Assigned task
Please state how many lines of the records below contain the word "Mendoza". Give the number and nothing else.

Information
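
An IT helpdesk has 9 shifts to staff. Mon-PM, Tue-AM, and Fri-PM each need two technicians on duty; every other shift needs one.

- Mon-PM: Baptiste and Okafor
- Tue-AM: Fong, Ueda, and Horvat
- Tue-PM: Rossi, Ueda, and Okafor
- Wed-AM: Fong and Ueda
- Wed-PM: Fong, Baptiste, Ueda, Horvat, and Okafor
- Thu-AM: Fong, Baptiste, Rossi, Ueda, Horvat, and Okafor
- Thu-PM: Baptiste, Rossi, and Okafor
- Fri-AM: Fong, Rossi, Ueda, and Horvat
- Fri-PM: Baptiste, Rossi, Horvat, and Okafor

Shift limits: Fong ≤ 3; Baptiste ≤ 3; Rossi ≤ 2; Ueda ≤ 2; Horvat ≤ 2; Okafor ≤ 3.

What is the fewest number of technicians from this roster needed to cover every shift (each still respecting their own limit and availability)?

12 slots to fill and no one can take more than 3, so at least ⌈12/3⌉ = 4 technicians are needed.
Any 4 technicians together have capacity at most 3+3+3+2 = 11 < 12 slots, so 4 can never suffice.
Fong, Baptiste, Rossi, Ueda, and Okafor alone can cover everything: Mon-PM→Baptiste+Okafor, Tue-AM→Fong+Ueda, Tue-PM→Rossi, Wed-AM→Fong, Wed-PM→Ueda, Thu-AM→Okafor, Thu-PM→Baptiste, Fri-AM→Fong, Fri-PM→Baptiste+Rossi.

5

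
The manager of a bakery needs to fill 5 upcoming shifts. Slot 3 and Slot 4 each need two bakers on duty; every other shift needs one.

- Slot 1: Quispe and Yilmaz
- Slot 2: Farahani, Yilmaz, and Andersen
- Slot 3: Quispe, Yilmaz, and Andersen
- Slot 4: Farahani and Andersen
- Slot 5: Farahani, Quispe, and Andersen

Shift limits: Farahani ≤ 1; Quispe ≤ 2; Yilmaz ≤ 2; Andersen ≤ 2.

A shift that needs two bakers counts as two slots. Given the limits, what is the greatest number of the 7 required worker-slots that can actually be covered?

7

Total capacity across all bakers is 1+2+2+2 = 7, and 7 slots are needed, so at most 7 can be filled.
An assignment achieving 7: Slot 1→Quispe, Slot 2→Yilmaz, Slot 3→Quispe+Yilmaz, Slot 4→Farahani+Andersen, Slot 5→Andersen.
Loads: Farahani 1/1, Quispe 2/2, Yilmaz 2/2, Andersen 2/2.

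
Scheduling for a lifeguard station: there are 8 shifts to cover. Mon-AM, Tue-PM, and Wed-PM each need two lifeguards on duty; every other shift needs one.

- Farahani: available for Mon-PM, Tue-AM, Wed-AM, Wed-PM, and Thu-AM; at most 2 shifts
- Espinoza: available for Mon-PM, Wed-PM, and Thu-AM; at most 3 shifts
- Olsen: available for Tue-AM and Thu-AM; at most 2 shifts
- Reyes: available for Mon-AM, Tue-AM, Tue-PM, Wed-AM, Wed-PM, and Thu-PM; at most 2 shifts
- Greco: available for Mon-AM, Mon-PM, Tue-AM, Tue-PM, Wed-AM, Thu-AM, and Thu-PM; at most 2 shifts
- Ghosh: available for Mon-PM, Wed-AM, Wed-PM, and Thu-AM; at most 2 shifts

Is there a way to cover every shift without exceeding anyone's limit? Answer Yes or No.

Total capacity is 13 and 11 slots are needed, so capacity alone doesn't rule it out.
Shifts {Mon-AM, Tue-PM, Thu-PM} need 5 worker-slots in total, but the lifeguards available for any of those shifts (Reyes and Greco) can supply at most 4 among them. So no valid schedule exists.

No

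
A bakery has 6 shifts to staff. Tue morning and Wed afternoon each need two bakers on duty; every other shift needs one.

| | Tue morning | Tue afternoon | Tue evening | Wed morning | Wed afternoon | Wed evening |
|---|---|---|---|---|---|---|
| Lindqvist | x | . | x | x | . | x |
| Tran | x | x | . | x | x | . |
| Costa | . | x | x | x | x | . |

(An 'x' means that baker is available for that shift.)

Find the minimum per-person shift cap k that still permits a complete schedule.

3

With 3 bakers and 8 worker-slots to fill, someone must work at least ⌈8/3⌉ = 3 shifts, so k ≥ 3.
k = 3 works: Tue morning→Lindqvist+Tran, Tue afternoon→Tran, Tue evening→Lindqvist, Wed morning→Costa, Wed afternoon→Tran+Costa, Wed evening→Lindqvist.
Loads: Lindqvist 3, Tran 3, Costa 2 — all ≤ 3.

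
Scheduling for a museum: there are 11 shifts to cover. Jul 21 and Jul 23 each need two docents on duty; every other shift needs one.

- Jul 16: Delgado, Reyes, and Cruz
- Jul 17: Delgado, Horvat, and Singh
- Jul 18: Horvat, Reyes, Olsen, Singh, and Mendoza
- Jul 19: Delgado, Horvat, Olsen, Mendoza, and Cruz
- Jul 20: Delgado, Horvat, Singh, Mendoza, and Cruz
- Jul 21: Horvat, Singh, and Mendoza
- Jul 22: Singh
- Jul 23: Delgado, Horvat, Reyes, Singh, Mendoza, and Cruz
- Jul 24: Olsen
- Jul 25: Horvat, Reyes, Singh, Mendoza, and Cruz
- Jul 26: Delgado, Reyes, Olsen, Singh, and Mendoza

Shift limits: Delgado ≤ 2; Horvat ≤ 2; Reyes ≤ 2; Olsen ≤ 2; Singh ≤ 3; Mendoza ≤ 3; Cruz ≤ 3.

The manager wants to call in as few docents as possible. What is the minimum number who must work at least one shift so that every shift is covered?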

Answer below
8